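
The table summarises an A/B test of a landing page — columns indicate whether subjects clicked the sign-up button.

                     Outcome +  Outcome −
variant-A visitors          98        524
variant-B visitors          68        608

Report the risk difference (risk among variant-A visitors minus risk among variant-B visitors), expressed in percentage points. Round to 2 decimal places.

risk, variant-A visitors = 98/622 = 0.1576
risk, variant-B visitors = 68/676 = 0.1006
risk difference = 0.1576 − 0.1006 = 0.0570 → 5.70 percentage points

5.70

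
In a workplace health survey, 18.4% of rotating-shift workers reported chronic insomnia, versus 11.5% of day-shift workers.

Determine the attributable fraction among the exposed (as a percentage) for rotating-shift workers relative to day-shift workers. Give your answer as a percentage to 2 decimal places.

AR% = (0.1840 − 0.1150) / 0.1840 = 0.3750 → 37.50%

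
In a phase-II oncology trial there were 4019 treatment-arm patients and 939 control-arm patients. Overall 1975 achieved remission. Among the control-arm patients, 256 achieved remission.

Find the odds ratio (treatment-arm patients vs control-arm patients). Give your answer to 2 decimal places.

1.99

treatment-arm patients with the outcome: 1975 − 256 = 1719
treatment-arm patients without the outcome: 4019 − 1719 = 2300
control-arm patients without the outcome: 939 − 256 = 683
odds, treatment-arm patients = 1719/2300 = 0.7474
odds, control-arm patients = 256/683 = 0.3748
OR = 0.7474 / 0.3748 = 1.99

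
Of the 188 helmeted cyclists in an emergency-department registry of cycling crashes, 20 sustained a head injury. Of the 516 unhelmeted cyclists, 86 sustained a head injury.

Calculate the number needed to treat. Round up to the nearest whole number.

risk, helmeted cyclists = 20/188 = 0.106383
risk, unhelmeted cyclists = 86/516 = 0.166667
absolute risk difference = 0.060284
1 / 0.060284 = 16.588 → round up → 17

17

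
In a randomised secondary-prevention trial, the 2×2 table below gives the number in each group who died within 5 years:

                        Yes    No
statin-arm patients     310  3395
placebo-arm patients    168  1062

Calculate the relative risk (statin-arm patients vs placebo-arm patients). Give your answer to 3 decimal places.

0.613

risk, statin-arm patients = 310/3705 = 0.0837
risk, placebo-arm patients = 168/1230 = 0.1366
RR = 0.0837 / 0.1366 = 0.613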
...
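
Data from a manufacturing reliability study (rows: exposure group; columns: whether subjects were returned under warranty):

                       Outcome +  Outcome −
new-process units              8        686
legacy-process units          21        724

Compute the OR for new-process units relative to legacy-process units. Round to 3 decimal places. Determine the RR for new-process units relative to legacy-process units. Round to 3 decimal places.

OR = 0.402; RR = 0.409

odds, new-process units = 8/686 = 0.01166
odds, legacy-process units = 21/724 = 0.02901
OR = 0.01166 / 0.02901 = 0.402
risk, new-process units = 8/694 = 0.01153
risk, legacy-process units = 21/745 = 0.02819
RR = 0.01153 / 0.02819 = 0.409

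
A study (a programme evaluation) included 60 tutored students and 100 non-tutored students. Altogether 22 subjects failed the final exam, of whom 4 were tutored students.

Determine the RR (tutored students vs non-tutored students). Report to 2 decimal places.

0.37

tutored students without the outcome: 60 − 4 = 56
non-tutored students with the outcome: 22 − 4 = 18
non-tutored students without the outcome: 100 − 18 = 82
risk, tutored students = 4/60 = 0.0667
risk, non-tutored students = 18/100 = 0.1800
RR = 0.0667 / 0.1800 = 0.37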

*TASK DETAILS*
Your answer should be a single number: the count of lines in the listing that hold the word "whether".

*EXERCISE SOLUTION*
2